▶ Supplied entries
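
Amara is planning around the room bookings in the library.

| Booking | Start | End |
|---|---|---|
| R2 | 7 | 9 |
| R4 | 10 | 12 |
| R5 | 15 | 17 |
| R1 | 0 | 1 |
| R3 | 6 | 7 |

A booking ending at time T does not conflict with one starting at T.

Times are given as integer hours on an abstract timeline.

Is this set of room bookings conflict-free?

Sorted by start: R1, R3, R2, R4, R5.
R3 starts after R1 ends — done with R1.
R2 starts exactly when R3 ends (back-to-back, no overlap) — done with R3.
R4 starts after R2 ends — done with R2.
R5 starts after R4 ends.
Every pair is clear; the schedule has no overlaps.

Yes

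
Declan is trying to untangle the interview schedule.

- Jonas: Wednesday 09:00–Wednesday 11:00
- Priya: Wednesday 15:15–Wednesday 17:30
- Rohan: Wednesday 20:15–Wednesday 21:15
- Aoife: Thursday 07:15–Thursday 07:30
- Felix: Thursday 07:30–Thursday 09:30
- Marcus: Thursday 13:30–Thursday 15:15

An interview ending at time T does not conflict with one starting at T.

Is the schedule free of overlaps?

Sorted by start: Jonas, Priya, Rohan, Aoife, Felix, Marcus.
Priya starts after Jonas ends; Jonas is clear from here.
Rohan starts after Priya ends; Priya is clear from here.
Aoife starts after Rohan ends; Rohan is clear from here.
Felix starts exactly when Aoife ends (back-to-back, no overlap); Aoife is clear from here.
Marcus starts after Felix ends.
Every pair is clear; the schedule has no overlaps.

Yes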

--

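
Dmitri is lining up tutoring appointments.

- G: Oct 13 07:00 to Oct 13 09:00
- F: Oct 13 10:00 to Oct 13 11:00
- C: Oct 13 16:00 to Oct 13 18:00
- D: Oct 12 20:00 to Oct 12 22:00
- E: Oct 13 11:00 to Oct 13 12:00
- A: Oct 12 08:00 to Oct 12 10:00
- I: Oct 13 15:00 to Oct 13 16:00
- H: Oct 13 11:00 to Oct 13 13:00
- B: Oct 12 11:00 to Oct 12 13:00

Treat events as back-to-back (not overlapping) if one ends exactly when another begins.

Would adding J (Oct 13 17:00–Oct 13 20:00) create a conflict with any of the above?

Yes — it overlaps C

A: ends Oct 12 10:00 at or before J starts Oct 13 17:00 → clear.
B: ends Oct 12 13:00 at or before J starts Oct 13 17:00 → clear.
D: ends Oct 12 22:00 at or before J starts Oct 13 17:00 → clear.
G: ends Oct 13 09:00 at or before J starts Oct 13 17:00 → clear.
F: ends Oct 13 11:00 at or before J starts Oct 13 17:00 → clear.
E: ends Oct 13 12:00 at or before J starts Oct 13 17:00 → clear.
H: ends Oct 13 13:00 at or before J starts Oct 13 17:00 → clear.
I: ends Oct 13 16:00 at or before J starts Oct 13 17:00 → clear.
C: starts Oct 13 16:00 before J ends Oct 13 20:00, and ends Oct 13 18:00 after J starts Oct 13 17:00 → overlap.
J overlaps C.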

▶ Requirement
The lines above from the one containing "R5 | 15 | 17 |" through the one containing "- Marcus: Thursday 13:30–Thursday 15:15" are to be set down exactly, and no others.

▶ Response to this exercise
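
| R5 | 15 | 17 |
| R1 | 0 | 1 |
| R3 | 6 | 7 |

A booking ending at time T does not conflict with one starting at T.

Times are given as integer hours on an abstract timeline.

Is this set of room bookings conflict-free?

Sorted by start: R1, R3, R2, R4, R5.
R3 starts after R1 ends — done with R1.
R2 starts exactly when R3 ends (back-to-back, no overlap) — done with R3.
R4 starts after R2 ends — done with R2.
R5 starts after R4 ends.
Every pair is clear; the schedule has no overlaps.

Yes

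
Declan is trying to untangle the interview schedule.

- Jonas: Wednesday 09:00–Wednesday 11:00
- Priya: Wednesday 15:15–Wednesday 17:30
- Rohan: Wednesday 20:15–Wednesday 21:15
- Aoife: Thursday 07:15–Thursday 07:30
- Felix: Thursday 07:30–Thursday 09:30
- Marcus: Thursday 13:30–Thursday 15:15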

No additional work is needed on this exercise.